(Items listed in a dataset)
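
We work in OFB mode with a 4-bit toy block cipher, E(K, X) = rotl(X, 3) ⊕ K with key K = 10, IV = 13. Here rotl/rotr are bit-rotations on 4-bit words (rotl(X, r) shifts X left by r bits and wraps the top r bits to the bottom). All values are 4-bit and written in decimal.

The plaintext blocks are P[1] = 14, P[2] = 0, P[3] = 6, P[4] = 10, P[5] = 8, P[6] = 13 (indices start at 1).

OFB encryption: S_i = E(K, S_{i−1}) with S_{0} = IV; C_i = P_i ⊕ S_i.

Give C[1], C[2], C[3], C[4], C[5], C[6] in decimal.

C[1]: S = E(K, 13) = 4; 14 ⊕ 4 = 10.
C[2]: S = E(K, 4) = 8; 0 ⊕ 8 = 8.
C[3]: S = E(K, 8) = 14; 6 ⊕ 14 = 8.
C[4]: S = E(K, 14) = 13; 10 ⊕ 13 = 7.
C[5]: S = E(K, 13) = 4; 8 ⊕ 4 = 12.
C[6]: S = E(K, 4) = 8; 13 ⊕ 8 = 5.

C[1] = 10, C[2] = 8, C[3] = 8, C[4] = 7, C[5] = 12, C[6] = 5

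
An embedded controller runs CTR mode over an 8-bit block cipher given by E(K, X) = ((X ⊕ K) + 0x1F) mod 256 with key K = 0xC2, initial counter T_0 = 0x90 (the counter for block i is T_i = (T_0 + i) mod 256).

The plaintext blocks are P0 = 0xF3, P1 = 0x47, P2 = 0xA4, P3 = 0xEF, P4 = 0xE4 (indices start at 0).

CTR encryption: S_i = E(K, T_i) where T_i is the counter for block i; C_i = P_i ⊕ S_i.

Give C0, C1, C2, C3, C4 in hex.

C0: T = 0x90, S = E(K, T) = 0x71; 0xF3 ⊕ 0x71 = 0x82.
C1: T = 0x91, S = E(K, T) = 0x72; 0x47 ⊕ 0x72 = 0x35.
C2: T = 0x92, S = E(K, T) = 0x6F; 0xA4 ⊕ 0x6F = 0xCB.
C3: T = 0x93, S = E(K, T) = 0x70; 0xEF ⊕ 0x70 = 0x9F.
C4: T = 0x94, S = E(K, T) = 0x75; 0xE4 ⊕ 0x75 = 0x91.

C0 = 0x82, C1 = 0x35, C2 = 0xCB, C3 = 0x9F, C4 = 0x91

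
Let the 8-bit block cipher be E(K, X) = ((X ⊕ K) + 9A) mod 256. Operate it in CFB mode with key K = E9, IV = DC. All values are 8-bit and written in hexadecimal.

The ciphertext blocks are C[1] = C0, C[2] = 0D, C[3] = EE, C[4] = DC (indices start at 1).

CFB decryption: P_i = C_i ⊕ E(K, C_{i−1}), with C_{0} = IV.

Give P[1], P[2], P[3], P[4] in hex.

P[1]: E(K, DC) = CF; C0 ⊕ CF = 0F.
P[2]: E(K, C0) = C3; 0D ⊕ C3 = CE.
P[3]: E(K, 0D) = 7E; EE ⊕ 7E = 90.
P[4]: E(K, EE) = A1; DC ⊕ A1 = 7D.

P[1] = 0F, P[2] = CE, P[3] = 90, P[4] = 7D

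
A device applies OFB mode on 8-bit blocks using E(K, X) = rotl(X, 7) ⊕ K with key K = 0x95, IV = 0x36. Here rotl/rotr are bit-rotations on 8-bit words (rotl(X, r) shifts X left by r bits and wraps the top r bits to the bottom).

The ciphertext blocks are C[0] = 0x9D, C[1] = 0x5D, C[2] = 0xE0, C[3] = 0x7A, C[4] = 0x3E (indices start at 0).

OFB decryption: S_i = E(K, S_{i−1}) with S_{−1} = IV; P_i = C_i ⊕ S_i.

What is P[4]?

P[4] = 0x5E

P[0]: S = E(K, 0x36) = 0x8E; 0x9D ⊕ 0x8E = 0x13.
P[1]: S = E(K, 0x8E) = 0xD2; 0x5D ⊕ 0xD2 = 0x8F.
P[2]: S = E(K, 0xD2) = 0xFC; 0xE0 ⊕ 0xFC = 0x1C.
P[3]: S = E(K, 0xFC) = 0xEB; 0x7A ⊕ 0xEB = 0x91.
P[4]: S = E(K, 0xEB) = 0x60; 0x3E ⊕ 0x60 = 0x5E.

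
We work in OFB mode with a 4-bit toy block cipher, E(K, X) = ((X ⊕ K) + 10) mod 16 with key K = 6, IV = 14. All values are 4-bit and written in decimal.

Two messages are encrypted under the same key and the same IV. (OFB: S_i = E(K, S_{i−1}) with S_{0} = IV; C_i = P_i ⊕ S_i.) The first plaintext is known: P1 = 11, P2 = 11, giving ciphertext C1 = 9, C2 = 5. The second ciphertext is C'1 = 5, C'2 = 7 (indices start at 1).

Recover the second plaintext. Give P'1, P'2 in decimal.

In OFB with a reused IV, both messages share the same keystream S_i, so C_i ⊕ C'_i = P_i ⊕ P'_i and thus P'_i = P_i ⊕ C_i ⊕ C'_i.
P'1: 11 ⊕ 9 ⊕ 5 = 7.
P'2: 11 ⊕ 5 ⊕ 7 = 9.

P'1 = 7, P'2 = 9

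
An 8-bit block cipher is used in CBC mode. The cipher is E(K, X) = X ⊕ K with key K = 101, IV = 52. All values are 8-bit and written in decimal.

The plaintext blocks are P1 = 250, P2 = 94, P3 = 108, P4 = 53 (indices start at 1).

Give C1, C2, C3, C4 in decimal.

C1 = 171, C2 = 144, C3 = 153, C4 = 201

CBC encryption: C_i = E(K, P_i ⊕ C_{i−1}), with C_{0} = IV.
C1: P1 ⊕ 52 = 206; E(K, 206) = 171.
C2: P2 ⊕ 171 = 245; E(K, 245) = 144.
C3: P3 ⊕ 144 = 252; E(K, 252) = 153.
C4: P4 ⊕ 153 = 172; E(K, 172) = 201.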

#### Work task
Take the line holding "Two messages are" and all lines after it through the end of the data, and set them down exactly.

#### Result below
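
Two messages are encrypted under the same key and the same IV. (OFB: S_i = E(K, S_{i−1}) with S_{0} = IV; C_i = P_i ⊕ S_i.) The first plaintext is known: P1 = 11, P2 = 11, giving ciphertext C1 = 9, C2 = 5. The second ciphertext is C'1 = 5, C'2 = 7 (indices start at 1).

Recover the second plaintext. Give P'1, P'2 in decimal.

In OFB with a reused IV, both messages share the same keystream S_i, so C_i ⊕ C'_i = P_i ⊕ P'_i and thus P'_i = P_i ⊕ C_i ⊕ C'_i.
P'1: 11 ⊕ 9 ⊕ 5 = 7.
P'2: 11 ⊕ 5 ⊕ 7 = 9.

P'1 = 7, P'2 = 9

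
An 8-bit block cipher is used in CBC mode. The cipher is E(K, X) = X ⊕ K with key K = 101, IV = 52. All values are 8-bit and written in decimal.

The plaintext blocks are P1 = 250, P2 = 94, P3 = 108, P4 = 53 (indices start at 1).

Give C1, C2, C3, C4 in decimal.

C1 = 171, C2 = 144, C3 = 153, C4 = 201

CBC encryption: C_i = E(K, P_i ⊕ C_{i−1}), with C_{0} = IV.
C1: P1 ⊕ 52 = 206; E(K, 206) = 171.
C2: P2 ⊕ 171 = 245; E(K, 245) = 144.
C3: P3 ⊕ 144 = 252; E(K, 252) = 153.
C4: P4 ⊕ 153 = 172; E(K, 172) = 201.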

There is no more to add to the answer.